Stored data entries
*** Begin section ***

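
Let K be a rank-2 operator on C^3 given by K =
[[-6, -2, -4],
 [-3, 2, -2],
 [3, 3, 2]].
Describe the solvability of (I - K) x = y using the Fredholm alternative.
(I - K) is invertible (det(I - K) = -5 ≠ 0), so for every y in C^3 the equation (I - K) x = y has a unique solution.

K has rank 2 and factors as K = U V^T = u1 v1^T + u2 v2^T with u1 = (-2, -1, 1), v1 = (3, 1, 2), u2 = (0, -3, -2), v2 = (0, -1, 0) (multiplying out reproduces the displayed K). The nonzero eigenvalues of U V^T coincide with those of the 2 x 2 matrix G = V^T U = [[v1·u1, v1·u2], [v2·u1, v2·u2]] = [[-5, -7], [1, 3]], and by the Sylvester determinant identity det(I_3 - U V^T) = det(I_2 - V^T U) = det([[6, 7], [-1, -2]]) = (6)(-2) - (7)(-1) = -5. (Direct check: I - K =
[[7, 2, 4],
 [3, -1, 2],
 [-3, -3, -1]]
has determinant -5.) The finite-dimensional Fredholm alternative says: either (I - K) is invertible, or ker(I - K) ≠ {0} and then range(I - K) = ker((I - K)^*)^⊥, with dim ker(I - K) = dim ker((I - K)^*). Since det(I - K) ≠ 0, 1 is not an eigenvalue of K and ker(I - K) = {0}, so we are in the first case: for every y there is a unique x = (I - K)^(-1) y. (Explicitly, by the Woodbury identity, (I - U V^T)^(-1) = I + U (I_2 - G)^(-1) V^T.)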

*** End section ***

Your instructions. Exact retyping of every entry is required.

Completed exercise.
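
Let K be a rank-2 operator on C^3 given by K =
[[-6, -2, -4],
 [-3, 2, -2],
 [3, 3, 2]].
Describe the solvability of (I - K) x = y using the Fredholm alternative.
(I - K) is invertible (det(I - K) = -5 ≠ 0), so for every y in C^3 the equation (I - K) x = y has a unique solution.

K has rank 2 and factors as K = U V^T = u1 v1^T + u2 v2^T with u1 = (-2, -1, 1), v1 = (3, 1, 2), u2 = (0, -3, -2), v2 = (0, -1, 0) (multiplying out reproduces the displayed K). The nonzero eigenvalues of U V^T coincide with those of the 2 x 2 matrix G = V^T U = [[v1·u1, v1·u2], [v2·u1, v2·u2]] = [[-5, -7], [1, 3]], and by the Sylvester determinant identity det(I_3 - U V^T) = det(I_2 - V^T U) = det([[6, 7], [-1, -2]]) = (6)(-2) - (7)(-1) = -5. (Direct check: I - K =
[[7, 2, 4],
 [3, -1, 2],
 [-3, -3, -1]]
has determinant -5.) The finite-dimensional Fredholm alternative says: either (I - K) is invertible, or ker(I - K) ≠ {0} and then range(I - K) = ker((I - K)^*)^⊥, with dim ker(I - K) = dim ker((I - K)^*). Since det(I - K) ≠ 0, 1 is not an eigenvalue of K and ker(I - K) = {0}, so we are in the first case: for every y there is a unique x = (I - K)^(-1) y. (Explicitly, by the Woodbury identity, (I - U V^T)^(-1) = I + U (I_2 - G)^(-1) V^T.)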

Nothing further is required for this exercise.